Stored items
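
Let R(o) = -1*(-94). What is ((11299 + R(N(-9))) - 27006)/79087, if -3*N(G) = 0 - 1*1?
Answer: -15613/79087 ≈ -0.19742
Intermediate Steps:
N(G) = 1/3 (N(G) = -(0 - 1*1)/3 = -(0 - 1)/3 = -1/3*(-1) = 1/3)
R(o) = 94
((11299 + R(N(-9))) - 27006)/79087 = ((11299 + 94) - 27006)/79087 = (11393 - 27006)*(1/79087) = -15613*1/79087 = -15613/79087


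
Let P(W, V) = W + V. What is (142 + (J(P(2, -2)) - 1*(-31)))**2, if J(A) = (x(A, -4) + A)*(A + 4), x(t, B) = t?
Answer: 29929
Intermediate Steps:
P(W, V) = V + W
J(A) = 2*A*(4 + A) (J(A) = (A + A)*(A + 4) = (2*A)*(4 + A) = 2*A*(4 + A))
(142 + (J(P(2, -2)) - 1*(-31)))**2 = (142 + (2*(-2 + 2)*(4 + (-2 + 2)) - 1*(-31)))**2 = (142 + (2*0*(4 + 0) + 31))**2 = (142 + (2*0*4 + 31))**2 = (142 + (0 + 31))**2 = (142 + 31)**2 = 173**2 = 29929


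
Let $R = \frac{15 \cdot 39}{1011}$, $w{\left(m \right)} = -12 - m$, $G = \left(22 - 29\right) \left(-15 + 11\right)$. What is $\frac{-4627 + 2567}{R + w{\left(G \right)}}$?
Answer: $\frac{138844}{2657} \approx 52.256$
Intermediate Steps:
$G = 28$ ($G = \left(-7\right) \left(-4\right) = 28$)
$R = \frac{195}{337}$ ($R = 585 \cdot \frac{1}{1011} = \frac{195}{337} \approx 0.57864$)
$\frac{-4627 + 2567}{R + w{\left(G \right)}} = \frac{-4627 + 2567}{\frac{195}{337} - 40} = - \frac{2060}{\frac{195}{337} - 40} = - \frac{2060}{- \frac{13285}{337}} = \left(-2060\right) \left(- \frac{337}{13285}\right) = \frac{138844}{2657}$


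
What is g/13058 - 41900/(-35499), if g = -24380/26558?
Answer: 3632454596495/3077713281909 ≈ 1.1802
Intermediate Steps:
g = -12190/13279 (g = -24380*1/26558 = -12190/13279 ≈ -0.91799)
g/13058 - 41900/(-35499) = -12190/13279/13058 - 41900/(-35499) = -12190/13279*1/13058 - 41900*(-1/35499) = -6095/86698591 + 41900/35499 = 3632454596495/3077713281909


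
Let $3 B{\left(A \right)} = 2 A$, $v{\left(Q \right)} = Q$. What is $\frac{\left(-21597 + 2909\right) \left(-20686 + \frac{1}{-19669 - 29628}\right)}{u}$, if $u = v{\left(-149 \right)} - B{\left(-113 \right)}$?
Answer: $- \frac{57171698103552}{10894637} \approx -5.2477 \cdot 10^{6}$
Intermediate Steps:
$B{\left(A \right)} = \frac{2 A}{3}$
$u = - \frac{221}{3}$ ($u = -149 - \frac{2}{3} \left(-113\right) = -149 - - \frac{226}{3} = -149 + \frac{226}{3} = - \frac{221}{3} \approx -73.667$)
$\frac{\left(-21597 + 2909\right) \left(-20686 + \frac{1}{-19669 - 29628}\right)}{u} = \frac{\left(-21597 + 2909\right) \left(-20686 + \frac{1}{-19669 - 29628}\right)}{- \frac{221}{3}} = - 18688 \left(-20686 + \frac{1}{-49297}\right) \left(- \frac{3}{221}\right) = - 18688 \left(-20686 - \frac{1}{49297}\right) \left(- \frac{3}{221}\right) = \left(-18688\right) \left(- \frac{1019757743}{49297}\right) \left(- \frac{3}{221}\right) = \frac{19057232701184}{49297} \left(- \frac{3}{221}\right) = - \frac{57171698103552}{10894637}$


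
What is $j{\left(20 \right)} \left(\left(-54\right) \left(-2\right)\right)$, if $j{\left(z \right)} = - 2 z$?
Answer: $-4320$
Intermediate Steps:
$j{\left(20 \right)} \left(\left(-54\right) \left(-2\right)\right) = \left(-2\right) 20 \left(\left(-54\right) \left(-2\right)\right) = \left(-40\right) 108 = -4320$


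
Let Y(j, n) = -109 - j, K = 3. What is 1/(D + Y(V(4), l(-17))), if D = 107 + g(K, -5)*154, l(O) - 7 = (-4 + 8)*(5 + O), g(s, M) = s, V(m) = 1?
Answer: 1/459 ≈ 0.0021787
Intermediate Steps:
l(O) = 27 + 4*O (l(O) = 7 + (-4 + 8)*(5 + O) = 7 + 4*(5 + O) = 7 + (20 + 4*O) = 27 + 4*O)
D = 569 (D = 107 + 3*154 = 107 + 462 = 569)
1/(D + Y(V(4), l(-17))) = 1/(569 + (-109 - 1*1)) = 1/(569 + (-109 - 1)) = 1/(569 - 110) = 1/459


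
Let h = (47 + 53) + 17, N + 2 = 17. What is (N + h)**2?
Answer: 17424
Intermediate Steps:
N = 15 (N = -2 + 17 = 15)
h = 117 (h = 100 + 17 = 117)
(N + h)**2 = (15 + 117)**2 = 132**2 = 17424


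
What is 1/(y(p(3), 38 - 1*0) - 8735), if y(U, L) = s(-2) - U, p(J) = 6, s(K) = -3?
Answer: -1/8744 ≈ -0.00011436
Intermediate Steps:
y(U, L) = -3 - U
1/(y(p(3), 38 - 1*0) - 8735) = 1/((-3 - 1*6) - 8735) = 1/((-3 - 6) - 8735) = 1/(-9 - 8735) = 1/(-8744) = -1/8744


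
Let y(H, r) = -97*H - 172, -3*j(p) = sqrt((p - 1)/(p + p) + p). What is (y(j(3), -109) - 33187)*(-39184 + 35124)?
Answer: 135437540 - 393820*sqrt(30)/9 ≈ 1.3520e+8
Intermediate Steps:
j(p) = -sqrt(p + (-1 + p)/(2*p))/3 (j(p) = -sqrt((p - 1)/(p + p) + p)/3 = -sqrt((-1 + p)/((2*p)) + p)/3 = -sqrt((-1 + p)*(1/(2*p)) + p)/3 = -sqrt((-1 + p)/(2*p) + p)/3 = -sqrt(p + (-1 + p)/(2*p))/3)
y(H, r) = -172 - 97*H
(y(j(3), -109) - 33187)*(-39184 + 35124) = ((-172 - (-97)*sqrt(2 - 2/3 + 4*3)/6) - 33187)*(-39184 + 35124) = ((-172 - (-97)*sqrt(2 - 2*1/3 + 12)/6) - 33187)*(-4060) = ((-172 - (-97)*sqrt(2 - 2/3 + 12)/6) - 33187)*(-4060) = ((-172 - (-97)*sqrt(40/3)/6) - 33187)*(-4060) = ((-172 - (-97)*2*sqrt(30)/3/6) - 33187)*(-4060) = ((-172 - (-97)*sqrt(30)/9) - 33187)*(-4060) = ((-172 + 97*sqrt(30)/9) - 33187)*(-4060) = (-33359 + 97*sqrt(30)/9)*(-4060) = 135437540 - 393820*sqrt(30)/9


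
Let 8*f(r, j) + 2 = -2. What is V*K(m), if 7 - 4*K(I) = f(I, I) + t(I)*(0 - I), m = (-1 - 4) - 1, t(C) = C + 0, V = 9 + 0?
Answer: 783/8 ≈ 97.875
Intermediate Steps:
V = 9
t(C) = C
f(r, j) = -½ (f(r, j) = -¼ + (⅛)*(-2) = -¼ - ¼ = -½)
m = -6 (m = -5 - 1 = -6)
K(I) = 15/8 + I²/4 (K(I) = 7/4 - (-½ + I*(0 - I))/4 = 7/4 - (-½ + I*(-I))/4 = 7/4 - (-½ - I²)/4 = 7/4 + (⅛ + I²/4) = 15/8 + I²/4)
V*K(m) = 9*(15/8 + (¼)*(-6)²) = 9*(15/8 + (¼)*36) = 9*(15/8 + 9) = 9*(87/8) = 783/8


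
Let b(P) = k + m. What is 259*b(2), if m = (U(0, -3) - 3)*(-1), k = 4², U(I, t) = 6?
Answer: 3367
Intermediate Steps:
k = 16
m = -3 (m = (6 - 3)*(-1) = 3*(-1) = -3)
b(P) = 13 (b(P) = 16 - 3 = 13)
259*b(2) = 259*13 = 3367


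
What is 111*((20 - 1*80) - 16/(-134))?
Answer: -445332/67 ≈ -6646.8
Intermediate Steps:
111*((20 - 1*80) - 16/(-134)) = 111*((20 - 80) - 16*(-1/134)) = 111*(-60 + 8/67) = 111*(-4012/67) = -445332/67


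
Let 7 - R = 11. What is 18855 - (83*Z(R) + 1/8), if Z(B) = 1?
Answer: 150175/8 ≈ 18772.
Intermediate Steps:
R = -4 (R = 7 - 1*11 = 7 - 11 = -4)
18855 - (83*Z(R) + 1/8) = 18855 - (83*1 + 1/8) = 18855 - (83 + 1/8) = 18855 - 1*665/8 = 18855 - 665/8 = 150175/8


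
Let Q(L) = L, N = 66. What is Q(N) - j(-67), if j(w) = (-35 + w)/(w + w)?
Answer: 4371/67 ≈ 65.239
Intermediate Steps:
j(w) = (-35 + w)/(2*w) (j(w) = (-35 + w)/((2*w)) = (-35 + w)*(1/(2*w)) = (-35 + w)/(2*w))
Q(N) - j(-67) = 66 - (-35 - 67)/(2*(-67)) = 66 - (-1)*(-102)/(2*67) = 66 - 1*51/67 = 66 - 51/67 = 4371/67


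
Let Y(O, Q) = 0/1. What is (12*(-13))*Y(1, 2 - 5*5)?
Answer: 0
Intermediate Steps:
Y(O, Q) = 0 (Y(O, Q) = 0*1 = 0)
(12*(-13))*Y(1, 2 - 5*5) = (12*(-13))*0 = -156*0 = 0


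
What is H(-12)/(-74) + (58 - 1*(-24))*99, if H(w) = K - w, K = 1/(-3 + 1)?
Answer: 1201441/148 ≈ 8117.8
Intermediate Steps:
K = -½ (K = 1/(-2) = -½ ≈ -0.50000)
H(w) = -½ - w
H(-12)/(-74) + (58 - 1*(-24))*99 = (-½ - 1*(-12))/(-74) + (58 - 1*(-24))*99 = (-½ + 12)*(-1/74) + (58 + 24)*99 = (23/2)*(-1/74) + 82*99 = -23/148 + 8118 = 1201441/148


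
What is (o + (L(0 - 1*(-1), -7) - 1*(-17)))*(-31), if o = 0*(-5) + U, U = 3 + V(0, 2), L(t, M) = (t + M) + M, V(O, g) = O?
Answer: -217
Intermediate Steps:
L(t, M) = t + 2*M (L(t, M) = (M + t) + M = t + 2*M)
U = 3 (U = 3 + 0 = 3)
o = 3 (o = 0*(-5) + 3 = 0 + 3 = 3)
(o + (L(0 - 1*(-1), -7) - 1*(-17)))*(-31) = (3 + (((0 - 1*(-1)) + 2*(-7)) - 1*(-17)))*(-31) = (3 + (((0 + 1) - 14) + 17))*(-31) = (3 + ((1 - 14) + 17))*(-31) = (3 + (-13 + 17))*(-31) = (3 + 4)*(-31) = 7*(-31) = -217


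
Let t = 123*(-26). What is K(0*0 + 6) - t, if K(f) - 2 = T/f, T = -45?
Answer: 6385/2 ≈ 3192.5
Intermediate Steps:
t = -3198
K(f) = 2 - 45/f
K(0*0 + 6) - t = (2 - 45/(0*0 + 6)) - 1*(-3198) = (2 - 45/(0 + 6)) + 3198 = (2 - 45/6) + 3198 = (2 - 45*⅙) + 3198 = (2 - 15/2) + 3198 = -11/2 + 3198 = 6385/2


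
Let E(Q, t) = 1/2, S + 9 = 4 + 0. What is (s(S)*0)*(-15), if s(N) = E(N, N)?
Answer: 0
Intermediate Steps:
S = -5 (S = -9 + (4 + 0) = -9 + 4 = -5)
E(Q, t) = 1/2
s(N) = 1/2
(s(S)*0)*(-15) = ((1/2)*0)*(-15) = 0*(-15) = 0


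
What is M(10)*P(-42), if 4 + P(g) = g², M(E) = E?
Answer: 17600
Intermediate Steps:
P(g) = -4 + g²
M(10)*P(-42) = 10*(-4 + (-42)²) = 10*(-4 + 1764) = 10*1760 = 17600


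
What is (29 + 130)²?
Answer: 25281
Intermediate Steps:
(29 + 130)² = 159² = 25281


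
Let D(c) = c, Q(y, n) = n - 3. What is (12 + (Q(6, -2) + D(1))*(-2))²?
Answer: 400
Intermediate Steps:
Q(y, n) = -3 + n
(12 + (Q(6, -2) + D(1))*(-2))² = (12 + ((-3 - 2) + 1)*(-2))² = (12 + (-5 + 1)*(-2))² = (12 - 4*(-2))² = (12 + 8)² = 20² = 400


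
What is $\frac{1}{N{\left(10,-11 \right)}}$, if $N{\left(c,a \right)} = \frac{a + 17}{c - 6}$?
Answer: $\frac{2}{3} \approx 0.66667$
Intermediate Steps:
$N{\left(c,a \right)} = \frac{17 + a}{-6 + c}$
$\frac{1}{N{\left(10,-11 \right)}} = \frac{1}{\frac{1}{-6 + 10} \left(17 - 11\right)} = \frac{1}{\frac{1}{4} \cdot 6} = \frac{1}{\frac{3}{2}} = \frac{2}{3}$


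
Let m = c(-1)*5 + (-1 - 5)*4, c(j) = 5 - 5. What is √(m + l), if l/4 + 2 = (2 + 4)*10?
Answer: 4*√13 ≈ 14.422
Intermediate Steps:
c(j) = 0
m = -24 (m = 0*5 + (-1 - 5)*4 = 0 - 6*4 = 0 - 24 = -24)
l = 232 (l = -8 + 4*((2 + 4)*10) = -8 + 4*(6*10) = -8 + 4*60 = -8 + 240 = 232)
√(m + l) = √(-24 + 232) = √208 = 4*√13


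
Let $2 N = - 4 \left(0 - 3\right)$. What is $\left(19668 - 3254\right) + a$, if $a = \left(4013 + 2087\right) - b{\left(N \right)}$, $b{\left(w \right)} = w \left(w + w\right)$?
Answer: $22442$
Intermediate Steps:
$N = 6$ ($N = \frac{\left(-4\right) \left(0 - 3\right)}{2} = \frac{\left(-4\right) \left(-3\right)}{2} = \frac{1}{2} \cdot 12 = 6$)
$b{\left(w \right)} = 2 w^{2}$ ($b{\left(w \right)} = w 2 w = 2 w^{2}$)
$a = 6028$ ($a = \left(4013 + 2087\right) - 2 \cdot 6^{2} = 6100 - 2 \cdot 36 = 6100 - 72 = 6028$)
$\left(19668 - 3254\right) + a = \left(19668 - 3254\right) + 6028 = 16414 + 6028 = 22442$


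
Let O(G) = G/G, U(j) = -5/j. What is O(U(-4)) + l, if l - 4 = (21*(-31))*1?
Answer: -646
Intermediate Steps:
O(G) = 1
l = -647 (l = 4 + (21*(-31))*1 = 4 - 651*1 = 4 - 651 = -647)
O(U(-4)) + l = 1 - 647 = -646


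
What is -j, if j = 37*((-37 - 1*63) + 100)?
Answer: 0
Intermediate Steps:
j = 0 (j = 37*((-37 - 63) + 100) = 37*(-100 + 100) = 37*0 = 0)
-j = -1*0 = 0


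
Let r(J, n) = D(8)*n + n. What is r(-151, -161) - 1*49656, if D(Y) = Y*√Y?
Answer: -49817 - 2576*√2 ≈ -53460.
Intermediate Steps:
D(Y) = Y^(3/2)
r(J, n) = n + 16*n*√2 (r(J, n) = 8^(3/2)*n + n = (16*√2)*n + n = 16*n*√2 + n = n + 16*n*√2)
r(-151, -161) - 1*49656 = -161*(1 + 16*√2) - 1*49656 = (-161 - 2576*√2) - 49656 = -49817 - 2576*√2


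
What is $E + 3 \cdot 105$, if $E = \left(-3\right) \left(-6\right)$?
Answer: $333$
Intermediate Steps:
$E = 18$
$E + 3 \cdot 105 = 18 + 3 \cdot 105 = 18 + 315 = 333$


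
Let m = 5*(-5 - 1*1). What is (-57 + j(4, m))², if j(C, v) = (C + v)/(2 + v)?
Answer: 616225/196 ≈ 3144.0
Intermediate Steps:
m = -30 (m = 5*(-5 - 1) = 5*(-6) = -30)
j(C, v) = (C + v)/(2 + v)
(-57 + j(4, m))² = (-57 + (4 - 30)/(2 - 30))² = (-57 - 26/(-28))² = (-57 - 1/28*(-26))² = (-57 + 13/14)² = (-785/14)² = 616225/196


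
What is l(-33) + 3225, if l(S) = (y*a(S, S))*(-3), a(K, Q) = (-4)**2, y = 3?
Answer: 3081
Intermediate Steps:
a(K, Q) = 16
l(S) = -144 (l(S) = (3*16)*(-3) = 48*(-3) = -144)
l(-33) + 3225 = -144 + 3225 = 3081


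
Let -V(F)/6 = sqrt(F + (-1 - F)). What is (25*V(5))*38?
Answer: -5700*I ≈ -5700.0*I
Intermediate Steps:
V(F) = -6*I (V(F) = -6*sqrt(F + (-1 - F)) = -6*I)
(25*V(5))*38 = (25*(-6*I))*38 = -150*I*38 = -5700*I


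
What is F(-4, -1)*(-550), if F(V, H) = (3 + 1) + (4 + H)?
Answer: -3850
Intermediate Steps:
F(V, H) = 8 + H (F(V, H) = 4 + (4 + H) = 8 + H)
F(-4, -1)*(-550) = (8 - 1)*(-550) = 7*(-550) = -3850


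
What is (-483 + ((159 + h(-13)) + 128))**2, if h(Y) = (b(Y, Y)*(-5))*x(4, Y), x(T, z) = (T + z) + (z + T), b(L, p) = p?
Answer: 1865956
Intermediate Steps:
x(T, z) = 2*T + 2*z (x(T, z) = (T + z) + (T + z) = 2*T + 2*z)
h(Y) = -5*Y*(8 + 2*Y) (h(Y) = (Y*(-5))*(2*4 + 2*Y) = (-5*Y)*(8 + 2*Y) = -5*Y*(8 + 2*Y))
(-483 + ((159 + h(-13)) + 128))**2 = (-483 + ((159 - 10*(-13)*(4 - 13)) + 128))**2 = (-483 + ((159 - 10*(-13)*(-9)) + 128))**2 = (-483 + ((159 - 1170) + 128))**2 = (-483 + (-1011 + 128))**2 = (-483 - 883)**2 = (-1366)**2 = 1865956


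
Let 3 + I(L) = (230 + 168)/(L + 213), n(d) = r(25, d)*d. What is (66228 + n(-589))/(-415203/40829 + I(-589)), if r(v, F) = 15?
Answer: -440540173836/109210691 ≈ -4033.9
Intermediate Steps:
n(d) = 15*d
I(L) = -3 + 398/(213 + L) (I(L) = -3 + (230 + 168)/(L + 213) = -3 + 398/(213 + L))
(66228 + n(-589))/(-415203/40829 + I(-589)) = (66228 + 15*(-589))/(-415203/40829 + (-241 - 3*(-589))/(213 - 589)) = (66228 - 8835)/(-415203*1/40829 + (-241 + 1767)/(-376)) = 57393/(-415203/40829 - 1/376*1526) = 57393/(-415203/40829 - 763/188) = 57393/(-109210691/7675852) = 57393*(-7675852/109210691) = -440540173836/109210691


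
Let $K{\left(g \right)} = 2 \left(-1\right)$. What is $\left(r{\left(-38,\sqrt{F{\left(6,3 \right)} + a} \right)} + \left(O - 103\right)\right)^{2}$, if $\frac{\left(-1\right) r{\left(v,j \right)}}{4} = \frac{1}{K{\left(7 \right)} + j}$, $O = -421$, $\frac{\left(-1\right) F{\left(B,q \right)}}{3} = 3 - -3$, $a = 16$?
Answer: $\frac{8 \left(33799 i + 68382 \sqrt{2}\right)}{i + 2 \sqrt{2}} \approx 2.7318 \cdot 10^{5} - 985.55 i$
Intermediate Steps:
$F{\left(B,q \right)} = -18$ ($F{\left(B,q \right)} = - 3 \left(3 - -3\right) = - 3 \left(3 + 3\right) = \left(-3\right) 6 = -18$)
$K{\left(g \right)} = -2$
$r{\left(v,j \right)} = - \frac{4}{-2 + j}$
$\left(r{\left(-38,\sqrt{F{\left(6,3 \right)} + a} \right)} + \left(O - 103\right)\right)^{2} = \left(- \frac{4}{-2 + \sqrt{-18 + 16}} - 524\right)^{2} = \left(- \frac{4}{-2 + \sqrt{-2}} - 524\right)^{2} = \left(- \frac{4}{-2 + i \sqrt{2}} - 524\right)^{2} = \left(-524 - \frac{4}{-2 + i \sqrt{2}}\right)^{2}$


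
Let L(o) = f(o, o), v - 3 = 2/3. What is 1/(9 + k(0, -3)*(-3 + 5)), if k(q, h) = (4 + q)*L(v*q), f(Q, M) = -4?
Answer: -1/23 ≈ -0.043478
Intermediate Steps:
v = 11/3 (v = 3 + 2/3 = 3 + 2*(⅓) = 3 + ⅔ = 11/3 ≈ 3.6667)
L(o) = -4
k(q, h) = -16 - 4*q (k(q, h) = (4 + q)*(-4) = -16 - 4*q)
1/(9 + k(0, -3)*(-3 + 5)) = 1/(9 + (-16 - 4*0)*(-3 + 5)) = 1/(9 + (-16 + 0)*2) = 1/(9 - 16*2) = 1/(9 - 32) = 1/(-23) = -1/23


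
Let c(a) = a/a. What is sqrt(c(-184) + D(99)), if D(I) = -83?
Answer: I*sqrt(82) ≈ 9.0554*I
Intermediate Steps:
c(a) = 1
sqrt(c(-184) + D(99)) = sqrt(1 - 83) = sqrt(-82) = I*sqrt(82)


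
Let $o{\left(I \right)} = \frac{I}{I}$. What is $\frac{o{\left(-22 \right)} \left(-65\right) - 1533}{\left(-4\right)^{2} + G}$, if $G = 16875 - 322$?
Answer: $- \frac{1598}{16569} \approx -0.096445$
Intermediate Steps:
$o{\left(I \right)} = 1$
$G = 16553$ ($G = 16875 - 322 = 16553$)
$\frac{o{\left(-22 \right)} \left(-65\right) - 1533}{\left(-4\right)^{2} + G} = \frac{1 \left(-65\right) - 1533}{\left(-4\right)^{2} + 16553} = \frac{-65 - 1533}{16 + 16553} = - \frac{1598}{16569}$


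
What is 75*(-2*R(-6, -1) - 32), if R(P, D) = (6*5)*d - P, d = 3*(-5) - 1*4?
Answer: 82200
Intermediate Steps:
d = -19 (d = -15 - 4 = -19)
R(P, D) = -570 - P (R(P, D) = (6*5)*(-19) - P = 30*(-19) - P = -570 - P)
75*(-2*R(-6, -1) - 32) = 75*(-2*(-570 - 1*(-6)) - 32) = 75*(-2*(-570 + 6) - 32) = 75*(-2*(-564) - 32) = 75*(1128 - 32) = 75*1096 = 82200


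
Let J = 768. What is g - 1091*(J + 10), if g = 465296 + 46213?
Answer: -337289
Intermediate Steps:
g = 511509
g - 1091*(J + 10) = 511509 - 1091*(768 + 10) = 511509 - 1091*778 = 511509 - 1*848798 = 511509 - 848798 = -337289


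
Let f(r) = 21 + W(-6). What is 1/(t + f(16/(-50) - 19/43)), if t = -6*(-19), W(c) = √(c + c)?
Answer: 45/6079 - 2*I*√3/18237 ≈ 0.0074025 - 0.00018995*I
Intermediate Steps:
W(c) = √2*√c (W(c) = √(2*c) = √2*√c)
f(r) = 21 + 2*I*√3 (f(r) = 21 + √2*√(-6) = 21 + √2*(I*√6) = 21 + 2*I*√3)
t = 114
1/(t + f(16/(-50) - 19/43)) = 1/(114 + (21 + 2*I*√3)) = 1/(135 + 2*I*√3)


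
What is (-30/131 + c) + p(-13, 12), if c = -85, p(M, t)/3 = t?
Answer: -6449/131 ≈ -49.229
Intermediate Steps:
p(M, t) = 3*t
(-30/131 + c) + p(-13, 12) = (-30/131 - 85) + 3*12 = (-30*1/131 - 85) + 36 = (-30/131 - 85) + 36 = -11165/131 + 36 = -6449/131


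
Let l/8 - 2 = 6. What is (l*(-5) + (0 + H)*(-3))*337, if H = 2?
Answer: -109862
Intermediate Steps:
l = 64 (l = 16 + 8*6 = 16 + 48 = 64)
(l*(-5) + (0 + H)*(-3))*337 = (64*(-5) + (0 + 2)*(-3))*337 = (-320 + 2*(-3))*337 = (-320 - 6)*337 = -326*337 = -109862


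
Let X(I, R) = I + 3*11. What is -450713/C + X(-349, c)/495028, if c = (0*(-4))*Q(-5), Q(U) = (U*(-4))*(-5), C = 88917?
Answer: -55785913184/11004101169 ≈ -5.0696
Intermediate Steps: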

→ **Task objective**: What is needed is an exact copy of the entries above, from the first line through the line holding "Answer: -15613/79087 ≈ -0.19742", with both of those lines kept; please give nothing else.

→ **Expected output**:
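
Let R(o) = -1*(-94). What is ((11299 + R(N(-9))) - 27006)/79087, if -3*N(G) = 0 - 1*1?
Answer: -15613/79087 ≈ -0.19742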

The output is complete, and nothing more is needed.